═══ Records to process ═══

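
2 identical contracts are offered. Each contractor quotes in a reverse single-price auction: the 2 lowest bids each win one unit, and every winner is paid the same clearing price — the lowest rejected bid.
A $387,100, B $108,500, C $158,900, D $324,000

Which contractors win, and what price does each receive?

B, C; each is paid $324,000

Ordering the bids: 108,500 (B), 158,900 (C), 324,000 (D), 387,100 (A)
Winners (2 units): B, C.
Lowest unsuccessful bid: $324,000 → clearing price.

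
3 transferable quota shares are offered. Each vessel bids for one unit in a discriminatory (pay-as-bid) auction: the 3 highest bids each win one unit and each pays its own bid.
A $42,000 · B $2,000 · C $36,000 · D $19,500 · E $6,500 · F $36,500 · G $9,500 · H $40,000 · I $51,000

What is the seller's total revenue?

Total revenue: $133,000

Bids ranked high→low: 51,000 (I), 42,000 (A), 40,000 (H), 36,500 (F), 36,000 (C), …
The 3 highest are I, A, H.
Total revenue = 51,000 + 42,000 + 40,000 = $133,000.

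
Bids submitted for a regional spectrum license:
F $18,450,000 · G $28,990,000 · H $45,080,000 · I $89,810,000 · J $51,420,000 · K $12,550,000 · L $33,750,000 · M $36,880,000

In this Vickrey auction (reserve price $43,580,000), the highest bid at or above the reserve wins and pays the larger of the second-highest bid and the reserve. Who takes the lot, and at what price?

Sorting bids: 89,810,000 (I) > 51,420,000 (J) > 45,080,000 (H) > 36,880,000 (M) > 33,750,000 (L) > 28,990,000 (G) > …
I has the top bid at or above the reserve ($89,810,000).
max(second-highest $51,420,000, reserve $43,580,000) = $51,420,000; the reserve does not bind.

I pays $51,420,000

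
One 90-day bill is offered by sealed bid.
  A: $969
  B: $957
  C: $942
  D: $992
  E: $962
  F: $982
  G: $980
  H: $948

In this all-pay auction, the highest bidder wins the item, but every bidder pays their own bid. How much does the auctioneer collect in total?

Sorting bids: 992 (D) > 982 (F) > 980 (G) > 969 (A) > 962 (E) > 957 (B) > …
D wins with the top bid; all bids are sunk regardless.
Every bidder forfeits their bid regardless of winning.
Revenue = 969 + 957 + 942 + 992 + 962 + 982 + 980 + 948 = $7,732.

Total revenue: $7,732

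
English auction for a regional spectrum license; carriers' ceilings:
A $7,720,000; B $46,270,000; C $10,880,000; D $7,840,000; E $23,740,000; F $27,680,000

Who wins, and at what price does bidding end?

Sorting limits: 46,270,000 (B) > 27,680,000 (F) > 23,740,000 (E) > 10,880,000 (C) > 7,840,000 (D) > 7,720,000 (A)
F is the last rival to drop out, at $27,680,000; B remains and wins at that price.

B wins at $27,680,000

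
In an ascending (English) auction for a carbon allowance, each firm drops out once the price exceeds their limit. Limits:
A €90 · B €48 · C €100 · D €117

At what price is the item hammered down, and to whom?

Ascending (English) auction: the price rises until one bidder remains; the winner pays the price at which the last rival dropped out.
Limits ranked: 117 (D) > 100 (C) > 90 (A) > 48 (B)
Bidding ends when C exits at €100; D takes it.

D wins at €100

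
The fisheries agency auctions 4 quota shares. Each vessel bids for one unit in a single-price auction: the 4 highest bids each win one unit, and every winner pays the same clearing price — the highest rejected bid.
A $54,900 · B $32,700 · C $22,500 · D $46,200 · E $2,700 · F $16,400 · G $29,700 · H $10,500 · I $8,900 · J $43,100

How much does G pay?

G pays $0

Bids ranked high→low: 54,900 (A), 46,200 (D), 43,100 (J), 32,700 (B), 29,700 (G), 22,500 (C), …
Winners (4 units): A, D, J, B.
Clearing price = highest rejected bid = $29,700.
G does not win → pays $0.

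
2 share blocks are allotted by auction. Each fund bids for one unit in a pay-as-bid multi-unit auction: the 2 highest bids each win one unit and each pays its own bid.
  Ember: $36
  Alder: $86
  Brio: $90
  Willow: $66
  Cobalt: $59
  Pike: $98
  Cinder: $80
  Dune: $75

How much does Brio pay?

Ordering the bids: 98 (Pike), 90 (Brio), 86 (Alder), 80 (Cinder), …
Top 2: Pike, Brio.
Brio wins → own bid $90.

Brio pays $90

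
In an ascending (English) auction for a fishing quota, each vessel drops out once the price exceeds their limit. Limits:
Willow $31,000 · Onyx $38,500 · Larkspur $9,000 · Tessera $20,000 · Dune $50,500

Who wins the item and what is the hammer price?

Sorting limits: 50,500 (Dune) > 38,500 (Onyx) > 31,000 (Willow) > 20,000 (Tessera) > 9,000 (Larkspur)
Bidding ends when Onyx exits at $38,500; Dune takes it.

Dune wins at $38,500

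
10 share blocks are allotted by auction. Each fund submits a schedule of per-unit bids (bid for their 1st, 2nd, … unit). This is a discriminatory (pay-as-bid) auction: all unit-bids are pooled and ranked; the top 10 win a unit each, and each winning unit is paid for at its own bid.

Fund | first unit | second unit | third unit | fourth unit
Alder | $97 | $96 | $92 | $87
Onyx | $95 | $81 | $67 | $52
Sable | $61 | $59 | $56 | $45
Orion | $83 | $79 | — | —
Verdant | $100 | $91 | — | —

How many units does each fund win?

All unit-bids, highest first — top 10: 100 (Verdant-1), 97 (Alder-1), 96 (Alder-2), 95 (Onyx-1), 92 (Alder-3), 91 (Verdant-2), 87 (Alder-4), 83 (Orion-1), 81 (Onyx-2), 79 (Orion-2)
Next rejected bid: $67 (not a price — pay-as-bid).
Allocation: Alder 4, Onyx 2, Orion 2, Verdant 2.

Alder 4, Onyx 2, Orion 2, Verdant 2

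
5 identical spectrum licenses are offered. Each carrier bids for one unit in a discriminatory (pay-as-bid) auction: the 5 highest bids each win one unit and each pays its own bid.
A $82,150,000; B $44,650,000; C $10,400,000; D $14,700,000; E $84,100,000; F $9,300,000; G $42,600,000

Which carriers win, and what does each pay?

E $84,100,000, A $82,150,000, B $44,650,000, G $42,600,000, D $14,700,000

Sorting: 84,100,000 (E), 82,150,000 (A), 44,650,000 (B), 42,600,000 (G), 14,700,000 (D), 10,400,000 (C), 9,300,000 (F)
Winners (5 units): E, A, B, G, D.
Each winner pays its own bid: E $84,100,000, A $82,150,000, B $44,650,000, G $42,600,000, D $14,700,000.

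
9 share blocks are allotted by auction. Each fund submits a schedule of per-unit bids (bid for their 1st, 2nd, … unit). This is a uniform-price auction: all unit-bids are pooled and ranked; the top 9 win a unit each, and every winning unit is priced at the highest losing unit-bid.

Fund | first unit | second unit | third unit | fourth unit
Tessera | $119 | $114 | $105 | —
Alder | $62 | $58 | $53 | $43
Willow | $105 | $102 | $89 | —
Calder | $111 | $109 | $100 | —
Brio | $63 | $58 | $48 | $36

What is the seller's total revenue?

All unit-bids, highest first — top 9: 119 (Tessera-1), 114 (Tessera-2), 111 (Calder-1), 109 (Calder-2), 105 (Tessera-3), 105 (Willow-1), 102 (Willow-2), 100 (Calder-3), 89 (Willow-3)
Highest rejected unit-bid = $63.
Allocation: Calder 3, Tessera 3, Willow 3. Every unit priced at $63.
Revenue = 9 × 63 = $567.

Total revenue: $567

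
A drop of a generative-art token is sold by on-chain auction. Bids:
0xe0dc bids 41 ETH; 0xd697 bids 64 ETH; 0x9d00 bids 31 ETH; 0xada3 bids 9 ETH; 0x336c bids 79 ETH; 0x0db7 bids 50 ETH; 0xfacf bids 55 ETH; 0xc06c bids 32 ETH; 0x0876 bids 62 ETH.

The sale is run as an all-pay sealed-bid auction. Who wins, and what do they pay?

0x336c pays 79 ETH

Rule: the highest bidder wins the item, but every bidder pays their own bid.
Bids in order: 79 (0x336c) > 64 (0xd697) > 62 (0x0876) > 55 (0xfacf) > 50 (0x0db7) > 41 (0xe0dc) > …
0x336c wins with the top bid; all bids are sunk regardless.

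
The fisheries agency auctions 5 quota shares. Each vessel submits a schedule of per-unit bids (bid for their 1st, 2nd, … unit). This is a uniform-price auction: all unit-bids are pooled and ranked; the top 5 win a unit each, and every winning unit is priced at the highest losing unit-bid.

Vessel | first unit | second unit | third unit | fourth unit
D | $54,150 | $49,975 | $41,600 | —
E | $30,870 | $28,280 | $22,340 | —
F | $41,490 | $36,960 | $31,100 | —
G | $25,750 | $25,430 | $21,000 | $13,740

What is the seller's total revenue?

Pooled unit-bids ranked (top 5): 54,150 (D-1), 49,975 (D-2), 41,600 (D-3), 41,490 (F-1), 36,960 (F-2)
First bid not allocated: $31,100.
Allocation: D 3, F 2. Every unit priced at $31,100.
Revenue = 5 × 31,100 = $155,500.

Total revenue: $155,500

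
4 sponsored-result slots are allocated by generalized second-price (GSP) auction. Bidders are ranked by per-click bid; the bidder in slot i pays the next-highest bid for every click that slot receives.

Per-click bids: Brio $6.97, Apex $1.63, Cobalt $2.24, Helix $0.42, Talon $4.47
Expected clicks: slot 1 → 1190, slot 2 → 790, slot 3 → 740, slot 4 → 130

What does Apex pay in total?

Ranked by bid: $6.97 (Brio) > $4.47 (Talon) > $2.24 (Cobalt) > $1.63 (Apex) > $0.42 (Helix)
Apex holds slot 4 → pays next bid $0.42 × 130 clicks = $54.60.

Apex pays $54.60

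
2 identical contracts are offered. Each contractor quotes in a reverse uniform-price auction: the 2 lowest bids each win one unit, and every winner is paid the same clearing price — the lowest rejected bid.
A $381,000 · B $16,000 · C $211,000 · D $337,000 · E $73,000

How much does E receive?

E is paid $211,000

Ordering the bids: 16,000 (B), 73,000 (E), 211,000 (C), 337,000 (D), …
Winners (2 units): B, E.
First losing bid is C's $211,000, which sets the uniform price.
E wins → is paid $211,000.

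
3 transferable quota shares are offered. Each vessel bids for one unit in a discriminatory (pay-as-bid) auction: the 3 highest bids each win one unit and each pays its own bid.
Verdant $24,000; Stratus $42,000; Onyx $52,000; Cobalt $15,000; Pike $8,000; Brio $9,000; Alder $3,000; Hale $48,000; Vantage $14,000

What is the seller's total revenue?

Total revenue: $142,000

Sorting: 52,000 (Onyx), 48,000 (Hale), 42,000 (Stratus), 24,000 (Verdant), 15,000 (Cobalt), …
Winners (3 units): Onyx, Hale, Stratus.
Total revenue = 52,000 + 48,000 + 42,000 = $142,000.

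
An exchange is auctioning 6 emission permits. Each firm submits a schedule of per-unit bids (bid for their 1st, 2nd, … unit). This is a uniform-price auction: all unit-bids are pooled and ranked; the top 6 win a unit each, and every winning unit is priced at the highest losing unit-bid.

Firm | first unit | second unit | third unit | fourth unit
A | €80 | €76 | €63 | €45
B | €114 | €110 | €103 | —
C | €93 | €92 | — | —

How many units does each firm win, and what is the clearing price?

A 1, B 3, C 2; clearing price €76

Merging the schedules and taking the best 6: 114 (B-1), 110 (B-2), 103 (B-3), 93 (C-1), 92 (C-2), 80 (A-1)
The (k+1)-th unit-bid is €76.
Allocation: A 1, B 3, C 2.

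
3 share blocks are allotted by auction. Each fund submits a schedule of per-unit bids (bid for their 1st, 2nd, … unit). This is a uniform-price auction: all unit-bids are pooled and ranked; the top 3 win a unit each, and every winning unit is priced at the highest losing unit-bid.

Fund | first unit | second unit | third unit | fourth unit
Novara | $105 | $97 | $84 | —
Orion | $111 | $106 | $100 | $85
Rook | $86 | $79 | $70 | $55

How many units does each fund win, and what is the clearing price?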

═══

* **Task to carry out**:
Using the data above, show each line where "once" occurs.

* **Task output**:
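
In an ascending (English) auction for a carbon allowance, each firm drops out once the price exceeds their limit. Limits:
In an ascending (English) auction for a fishing quota, each vessel drops out once the price exceeds their limit. Limits: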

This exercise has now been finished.